About this exercise:
Below are entries. Reproduce exactly the lines between the line holding "Spools are a" and the line holding "A water utility", inclusive, and only those.

Entries shown:
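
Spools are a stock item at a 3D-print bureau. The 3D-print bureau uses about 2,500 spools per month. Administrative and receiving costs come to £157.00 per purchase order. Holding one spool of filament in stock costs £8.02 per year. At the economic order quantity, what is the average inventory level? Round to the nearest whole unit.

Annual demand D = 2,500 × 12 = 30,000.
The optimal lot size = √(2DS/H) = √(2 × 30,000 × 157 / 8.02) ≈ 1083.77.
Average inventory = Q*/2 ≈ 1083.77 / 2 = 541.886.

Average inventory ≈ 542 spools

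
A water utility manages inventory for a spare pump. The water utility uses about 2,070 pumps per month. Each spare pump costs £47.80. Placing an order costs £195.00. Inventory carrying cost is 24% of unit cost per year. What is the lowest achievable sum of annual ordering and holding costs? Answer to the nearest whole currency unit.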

---

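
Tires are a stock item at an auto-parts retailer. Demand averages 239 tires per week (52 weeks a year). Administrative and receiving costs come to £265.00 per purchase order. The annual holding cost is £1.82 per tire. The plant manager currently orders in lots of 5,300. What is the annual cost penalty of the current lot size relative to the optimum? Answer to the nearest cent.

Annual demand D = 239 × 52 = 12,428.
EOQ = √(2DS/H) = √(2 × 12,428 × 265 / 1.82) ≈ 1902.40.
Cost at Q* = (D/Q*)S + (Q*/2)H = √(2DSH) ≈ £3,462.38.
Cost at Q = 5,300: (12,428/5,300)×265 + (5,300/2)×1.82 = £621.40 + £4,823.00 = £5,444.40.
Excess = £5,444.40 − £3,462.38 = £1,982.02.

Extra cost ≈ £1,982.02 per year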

...

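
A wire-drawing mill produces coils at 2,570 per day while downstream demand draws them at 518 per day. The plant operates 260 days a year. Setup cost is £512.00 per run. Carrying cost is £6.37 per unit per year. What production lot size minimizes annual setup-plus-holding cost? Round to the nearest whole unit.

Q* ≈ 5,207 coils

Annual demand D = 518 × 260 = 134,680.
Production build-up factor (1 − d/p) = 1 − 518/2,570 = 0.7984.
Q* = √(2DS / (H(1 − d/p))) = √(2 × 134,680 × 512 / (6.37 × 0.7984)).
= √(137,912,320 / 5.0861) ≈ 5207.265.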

Your solution:
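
Spools are a stock item at a 3D-print bureau. The 3D-print bureau uses about 2,500 spools per month. Administrative and receiving costs come to £157.00 per purchase order. Holding one spool of filament in stock costs £8.02 per year. At the economic order quantity, what is the average inventory level? Round to the nearest whole unit.

Annual demand D = 2,500 × 12 = 30,000.
The optimal lot size = √(2DS/H) = √(2 × 30,000 × 157 / 8.02) ≈ 1083.77.
Average inventory = Q*/2 ≈ 1083.77 / 2 = 541.886.

Average inventory ≈ 542 spools

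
A water utility manages inventory for a spare pump. The water utility uses about 2,070 pumps per month. Each spare pump costs £47.80. Placing an order costs £195.00. Inventory carrying cost is 24% of unit cost per year. What is the lowest achievable sum of annual ordering and holding costs? Answer to the nearest whole currency unit.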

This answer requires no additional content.